Stored data entries:
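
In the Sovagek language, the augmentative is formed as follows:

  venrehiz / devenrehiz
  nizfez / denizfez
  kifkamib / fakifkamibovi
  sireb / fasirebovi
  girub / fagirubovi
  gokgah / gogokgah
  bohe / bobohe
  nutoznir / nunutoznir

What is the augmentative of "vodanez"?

devodanez

venrehiz and kifkamib both have last vowel 'i' yet inflect differently (devenrehiz, fakifkamibovi), so the last vowel is not what conditions the rule; the final letter is.
"vodanez" ends in -z. The stems ending in -z (venrehiz → devenrehiz, nizfez → denizfez) add the prefix de-.
The other patterns: stems ending in -b add fa- … -ovi around the stem; stems ending in -e, -h or -r repeat the first consonant+vowel as a prefix.
So vodanez → devodanez.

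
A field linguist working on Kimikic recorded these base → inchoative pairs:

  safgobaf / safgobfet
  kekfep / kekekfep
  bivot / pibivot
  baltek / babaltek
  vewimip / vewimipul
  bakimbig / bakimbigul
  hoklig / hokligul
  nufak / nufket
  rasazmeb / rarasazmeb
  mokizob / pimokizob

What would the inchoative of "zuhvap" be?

vewimip and kekfep both end in -p yet inflect differently (vewimipul, kekekfep), so the final letter is not what conditions the rule; the last vowel is.
"zuhvap" has last vowel 'a'. The stems whose last vowel is 'a' (safgobaf → safgobfet, nufak → nufket) delete the last vowel and add -et.
So zuhvap → zuhvpet.

zuhvpet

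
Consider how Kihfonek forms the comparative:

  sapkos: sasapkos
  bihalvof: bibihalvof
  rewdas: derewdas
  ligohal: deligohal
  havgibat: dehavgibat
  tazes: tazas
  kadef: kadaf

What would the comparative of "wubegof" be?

"wubegof" has last vowel 'o'. The stems whose last vowel is 'o' (sapkos → sasapkos, bihalvof → bibihalvof) repeat the first consonant+vowel as a prefix.
So wubegof → wuwubegof.

wuwubegof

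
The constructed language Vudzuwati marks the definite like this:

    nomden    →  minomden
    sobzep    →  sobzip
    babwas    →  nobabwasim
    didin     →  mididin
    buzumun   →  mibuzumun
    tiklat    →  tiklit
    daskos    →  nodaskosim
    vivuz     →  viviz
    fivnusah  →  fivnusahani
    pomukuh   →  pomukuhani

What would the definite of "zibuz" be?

"zibuz" ends in -z. The one such stem in the data (vivuz → viviz) changes the last vowel to 'i' (as do tiklat, sobzep), so the same rule applies.
The other patterns: stems ending in -n add the prefix mi-; stems ending in -s add no- … -im around the stem; stems ending in -h add -ani.
So zibuz → zibiz.

zibiz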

→ How to complete this task:
Could you transcribe the entries above word for word, from the line with "sireb / fasirebovi" down to the line with "nutoznir / nunutoznir", keeping both?

→ Response box:
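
  sireb / fasirebovi
  girub / fagirubovi
  gokgah / gogokgah
  bohe / bobohe
  nutoznir / nunutoznir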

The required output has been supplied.